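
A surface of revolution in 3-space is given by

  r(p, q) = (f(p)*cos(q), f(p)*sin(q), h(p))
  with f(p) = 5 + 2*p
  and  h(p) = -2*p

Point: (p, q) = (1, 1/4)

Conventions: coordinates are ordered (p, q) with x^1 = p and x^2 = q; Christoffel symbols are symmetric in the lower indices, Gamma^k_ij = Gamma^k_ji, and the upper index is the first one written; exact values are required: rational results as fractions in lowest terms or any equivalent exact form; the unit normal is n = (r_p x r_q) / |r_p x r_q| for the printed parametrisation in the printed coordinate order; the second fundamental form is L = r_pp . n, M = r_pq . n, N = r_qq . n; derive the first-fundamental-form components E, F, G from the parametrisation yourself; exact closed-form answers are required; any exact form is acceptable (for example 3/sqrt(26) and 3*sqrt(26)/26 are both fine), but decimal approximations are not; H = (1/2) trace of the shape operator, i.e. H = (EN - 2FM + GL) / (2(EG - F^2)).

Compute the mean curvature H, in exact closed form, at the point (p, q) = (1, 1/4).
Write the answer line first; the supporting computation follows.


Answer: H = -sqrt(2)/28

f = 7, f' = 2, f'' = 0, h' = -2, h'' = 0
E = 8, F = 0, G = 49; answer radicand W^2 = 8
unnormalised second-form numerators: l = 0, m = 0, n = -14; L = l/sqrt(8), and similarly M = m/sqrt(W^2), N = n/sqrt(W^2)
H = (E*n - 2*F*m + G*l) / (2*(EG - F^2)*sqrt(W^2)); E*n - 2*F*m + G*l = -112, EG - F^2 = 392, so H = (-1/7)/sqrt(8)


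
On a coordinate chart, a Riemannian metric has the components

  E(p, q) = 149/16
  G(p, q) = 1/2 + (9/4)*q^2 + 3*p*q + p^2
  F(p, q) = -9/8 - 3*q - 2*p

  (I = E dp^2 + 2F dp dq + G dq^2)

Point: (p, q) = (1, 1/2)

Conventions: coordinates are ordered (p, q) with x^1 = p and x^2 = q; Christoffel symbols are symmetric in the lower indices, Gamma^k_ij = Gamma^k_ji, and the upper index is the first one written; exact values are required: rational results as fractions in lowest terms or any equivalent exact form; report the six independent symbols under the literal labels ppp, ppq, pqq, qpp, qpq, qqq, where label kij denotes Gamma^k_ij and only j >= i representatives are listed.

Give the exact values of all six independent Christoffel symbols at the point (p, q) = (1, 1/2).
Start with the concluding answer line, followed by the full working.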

====================

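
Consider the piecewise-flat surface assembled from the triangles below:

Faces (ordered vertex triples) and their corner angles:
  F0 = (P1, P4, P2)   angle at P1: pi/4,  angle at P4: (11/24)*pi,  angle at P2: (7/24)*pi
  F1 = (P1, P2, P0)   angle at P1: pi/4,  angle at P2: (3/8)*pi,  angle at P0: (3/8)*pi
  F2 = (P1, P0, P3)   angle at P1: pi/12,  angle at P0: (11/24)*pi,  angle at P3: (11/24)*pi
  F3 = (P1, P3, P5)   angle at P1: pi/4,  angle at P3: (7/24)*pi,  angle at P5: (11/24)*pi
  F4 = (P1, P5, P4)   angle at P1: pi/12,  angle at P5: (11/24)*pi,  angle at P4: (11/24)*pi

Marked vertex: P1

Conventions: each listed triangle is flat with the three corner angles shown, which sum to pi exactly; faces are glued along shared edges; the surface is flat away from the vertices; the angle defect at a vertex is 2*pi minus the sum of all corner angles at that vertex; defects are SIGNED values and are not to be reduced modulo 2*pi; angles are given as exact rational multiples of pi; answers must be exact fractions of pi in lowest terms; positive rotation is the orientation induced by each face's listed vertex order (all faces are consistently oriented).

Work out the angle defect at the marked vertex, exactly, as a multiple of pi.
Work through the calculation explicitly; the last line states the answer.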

====================

| What to do |
In the entries above, please find the line with "A surface of" and the line with "Point: (p, q) = (1, 1/4)", then write out exactly those two lines and every line between them, and nothing more.

| Your solution |
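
A surface of revolution in 3-space is given by

  r(p, q) = (f(p)*cos(q), f(p)*sin(q), h(p))
  with f(p) = 5 + 2*p
  and  h(p) = -2*p

Point: (p, q) = (1, 1/4)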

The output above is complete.